→ **STUDY MATERIAL**:
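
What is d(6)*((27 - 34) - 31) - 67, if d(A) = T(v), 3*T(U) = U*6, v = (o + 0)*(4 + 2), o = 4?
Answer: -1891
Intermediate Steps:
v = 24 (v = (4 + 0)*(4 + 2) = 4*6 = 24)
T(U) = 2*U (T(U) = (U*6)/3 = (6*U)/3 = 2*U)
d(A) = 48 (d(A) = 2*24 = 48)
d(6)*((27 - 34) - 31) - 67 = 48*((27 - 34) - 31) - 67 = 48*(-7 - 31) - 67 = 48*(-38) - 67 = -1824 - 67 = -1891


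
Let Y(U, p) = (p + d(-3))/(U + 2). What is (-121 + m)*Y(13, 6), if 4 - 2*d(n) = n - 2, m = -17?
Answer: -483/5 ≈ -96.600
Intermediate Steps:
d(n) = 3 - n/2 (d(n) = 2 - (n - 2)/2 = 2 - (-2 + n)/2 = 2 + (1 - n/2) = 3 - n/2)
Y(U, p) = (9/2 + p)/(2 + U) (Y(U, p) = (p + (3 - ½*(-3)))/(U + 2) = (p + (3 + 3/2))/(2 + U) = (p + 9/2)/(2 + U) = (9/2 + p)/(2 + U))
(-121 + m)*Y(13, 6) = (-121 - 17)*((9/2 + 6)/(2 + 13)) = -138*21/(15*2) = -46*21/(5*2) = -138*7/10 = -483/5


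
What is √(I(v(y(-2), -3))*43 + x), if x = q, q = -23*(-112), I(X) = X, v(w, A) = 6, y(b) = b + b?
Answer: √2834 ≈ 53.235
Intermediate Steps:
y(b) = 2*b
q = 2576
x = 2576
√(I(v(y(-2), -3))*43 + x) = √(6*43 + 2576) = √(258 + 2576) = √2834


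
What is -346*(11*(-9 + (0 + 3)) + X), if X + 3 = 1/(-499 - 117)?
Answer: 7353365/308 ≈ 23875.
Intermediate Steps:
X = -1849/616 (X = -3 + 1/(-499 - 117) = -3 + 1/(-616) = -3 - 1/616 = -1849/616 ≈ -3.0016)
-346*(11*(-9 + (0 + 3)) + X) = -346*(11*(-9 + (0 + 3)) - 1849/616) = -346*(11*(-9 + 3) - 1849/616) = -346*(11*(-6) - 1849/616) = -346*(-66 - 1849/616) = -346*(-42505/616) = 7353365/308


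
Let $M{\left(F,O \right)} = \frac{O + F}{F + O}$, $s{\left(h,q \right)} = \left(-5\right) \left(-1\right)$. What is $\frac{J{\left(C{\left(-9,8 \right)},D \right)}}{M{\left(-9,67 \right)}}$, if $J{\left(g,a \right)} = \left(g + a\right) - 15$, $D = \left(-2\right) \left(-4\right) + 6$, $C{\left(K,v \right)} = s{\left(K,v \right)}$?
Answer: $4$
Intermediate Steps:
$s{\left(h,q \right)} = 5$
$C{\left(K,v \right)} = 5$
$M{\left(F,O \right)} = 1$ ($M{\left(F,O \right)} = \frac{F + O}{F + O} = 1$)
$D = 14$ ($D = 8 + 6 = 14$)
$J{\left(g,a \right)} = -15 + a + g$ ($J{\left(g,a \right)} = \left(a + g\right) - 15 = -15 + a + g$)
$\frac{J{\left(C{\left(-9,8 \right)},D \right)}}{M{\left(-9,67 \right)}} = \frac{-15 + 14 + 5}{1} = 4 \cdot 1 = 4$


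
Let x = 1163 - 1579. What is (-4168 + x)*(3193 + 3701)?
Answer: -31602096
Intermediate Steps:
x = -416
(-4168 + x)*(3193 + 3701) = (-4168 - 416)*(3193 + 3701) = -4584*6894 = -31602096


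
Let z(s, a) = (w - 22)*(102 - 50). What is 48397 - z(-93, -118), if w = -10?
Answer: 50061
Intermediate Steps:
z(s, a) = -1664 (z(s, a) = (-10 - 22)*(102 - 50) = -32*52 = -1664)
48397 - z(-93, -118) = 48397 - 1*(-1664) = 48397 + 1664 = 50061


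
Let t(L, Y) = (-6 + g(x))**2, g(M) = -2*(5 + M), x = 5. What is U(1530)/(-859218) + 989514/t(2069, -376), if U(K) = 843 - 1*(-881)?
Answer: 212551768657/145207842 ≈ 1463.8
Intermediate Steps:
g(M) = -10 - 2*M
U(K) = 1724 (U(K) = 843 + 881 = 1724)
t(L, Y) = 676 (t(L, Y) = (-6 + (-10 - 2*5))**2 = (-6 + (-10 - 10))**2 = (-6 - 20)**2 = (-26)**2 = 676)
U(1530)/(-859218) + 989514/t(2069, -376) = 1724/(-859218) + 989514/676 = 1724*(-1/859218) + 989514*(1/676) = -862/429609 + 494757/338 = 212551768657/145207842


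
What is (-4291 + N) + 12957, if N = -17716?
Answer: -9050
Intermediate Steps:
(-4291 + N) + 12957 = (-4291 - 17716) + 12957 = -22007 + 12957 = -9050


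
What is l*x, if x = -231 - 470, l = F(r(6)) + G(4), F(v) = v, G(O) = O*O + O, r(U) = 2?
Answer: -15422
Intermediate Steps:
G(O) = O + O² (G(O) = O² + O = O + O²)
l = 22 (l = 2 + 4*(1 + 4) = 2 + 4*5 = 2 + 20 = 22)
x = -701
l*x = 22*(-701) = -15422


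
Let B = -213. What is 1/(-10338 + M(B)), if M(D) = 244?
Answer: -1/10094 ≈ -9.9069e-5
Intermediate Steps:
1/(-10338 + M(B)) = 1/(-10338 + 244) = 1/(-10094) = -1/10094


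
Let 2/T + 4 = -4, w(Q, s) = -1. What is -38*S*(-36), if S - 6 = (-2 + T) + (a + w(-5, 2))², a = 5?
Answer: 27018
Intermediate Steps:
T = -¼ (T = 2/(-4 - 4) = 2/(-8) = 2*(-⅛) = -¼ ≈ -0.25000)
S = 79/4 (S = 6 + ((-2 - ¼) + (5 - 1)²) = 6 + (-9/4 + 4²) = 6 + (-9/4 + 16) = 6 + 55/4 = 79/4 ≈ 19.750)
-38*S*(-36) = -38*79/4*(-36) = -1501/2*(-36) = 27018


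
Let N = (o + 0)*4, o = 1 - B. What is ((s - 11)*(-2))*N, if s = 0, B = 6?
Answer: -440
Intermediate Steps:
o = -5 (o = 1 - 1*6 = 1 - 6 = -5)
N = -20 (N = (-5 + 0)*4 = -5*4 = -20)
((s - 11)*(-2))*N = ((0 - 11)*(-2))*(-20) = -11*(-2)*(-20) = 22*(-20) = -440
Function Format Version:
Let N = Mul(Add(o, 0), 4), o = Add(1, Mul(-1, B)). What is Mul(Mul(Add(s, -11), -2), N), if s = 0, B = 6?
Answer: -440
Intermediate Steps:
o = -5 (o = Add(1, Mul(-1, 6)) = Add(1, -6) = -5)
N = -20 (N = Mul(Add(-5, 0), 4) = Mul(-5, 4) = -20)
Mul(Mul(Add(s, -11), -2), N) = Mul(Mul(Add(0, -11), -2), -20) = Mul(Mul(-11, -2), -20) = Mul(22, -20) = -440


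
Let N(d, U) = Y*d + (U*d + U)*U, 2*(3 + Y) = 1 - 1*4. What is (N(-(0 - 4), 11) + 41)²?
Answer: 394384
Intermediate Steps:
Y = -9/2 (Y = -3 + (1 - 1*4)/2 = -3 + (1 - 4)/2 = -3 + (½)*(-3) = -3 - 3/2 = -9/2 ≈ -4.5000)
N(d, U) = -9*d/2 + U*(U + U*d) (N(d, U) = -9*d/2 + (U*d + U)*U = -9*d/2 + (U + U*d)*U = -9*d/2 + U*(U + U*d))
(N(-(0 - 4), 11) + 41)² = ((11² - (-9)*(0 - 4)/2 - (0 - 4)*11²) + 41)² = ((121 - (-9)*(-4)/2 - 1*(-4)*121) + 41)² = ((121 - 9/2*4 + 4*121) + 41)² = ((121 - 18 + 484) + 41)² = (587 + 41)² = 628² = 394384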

→ **TRY IT**: Give the lines again, exactly as they stand, from the beginning of the data through the line with "What is √(I(v(y(-2), -3))*43".

→ **RESULT OF THE TASK**:
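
What is d(6)*((27 - 34) - 31) - 67, if d(A) = T(v), 3*T(U) = U*6, v = (o + 0)*(4 + 2), o = 4?
Answer: -1891
Intermediate Steps:
v = 24 (v = (4 + 0)*(4 + 2) = 4*6 = 24)
T(U) = 2*U (T(U) = (U*6)/3 = (6*U)/3 = 2*U)
d(A) = 48 (d(A) = 2*24 = 48)
d(6)*((27 - 34) - 31) - 67 = 48*((27 - 34) - 31) - 67 = 48*(-7 - 31) - 67 = 48*(-38) - 67 = -1824 - 67 = -1891


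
Let Y(U, p) = (p + d(-3))/(U + 2). What is (-121 + m)*Y(13, 6), if 4 - 2*d(n) = n - 2, m = -17?
Answer: -483/5 ≈ -96.600
Intermediate Steps:
d(n) = 3 - n/2 (d(n) = 2 - (n - 2)/2 = 2 - (-2 + n)/2 = 2 + (1 - n/2) = 3 - n/2)
Y(U, p) = (9/2 + p)/(2 + U) (Y(U, p) = (p + (3 - ½*(-3)))/(U + 2) = (p + (3 + 3/2))/(2 + U) = (p + 9/2)/(2 + U) = (9/2 + p)/(2 + U))
(-121 + m)*Y(13, 6) = (-121 - 17)*((9/2 + 6)/(2 + 13)) = -138*21/(15*2) = -46*21/(5*2) = -138*7/10 = -483/5


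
What is √(I(v(y(-2), -3))*43 + x), if x = q, q = -23*(-112), I(X) = X, v(w, A) = 6, y(b) = b + b?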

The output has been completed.